What is needed –
Reproduce every record below, character by character.

(Beginning of Data for this exercise)

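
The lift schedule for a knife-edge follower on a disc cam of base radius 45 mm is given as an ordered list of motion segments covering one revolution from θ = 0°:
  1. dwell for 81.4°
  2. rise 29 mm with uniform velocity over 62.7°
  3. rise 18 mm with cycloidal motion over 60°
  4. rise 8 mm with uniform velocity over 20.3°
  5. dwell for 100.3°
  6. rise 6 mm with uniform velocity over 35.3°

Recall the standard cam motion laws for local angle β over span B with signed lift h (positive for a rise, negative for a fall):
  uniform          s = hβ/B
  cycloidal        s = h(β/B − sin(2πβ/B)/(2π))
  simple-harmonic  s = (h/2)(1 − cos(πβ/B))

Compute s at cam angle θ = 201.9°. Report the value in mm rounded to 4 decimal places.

seg 1 [0°–81.4°] dwell: s stays 0.0000
seg 2 [81.4°–144.1°] uniform, h=29: full span → s += 29 → s = 29.0000
seg 3 [144.1°–204.1°] cycloidal, h=18: θ=201.9° here. β=57.8, B=60. 18·(0.9633 − sin(2π·0.9633)/(2π)) = 17.9942 → s = 46.9942

46.9942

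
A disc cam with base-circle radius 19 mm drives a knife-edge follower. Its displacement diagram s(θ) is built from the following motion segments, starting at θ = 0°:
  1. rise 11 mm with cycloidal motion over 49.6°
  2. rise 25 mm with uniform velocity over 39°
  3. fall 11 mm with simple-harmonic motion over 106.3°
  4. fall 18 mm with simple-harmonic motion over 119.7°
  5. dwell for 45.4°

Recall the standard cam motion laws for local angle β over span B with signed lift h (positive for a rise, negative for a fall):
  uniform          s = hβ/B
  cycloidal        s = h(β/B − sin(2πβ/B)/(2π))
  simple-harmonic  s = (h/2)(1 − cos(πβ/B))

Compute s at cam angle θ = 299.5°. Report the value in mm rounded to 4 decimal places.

seg 1 [0°–49.6°] cycloidal, h=11: full span → s += 11 → s = 11.0000
seg 2 [49.6°–88.6°] uniform, h=25: full span → s += 25 → s = 36.0000
seg 3 [88.6°–194.9°] simple-harmonic, h=-11: full span → s += -11 → s = 25.0000
seg 4 [194.9°–314.6°] simple-harmonic, h=-18: θ=299.5° here. β=104.6, B=119.7. -18/2·(1 − cos(π·0.8739)) = -17.3024 → s = 7.6976

7.6976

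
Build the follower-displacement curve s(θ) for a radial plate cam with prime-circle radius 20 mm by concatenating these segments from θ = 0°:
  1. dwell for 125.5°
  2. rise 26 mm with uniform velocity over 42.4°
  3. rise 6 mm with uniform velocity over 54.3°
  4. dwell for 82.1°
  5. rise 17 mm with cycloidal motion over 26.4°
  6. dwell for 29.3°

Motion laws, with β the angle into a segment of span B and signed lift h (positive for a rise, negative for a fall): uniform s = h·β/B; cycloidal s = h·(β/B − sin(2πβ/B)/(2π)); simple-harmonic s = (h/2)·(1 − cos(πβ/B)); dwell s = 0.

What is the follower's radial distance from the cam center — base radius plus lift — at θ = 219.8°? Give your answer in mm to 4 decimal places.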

(End of Data for this exercise)

Written answer –
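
The lift schedule for a knife-edge follower on a disc cam of base radius 45 mm is given as an ordered list of motion segments covering one revolution from θ = 0°:
  1. dwell for 81.4°
  2. rise 29 mm with uniform velocity over 62.7°
  3. rise 18 mm with cycloidal motion over 60°
  4. rise 8 mm with uniform velocity over 20.3°
  5. dwell for 100.3°
  6. rise 6 mm with uniform velocity over 35.3°

Recall the standard cam motion laws for local angle β over span B with signed lift h (positive for a rise, negative for a fall):
  uniform          s = hβ/B
  cycloidal        s = h(β/B − sin(2πβ/B)/(2π))
  simple-harmonic  s = (h/2)(1 − cos(πβ/B))

Compute s at cam angle θ = 201.9°. Report the value in mm rounded to 4 decimal places.

seg 1 [0°–81.4°] dwell: s stays 0.0000
seg 2 [81.4°–144.1°] uniform, h=29: full span → s += 29 → s = 29.0000
seg 3 [144.1°–204.1°] cycloidal, h=18: θ=201.9° here. β=57.8, B=60. 18·(0.9633 − sin(2π·0.9633)/(2π)) = 17.9942 → s = 46.9942

46.9942

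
A disc cam with base-circle radius 19 mm drives a knife-edge follower. Its displacement diagram s(θ) is built from the following motion segments, starting at θ = 0°:
  1. rise 11 mm with cycloidal motion over 49.6°
  2. rise 25 mm with uniform velocity over 39°
  3. fall 11 mm with simple-harmonic motion over 106.3°
  4. fall 18 mm with simple-harmonic motion over 119.7°
  5. dwell for 45.4°

Recall the standard cam motion laws for local angle β over span B with signed lift h (positive for a rise, negative for a fall):
  uniform          s = hβ/B
  cycloidal        s = h(β/B − sin(2πβ/B)/(2π))
  simple-harmonic  s = (h/2)(1 − cos(πβ/B))

Compute s at cam angle θ = 299.5°. Report the value in mm rounded to 4 decimal places.

seg 1 [0°–49.6°] cycloidal, h=11: full span → s += 11 → s = 11.0000
seg 2 [49.6°–88.6°] uniform, h=25: full span → s += 25 → s = 36.0000
seg 3 [88.6°–194.9°] simple-harmonic, h=-11: full span → s += -11 → s = 25.0000
seg 4 [194.9°–314.6°] simple-harmonic, h=-18: θ=299.5° here. β=104.6, B=119.7. -18/2·(1 − cos(π·0.8739)) = -17.3024 → s = 7.6976

7.6976

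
Build the follower-displacement curve s(θ) for a radial plate cam with prime-circle radius 20 mm by concatenating these segments from θ = 0°:
  1. dwell for 125.5°
  2. rise 26 mm with uniform velocity over 42.4°
  3. rise 6 mm with uniform velocity over 54.3°
  4. dwell for 82.1°
  5. rise 17 mm with cycloidal motion over 26.4°
  6. dwell for 29.3°

Motion laws, with β the angle into a segment of span B and signed lift h (positive for a rise, negative for a fall): uniform s = h·β/B; cycloidal s = h·(β/B − sin(2πβ/B)/(2π)); simple-harmonic s = (h/2)·(1 − cos(πβ/B)); dwell s = 0.

What is the follower's radial distance from the cam center — base radius plus lift — at θ = 219.8°? Give your answer in mm to 4 decimal places.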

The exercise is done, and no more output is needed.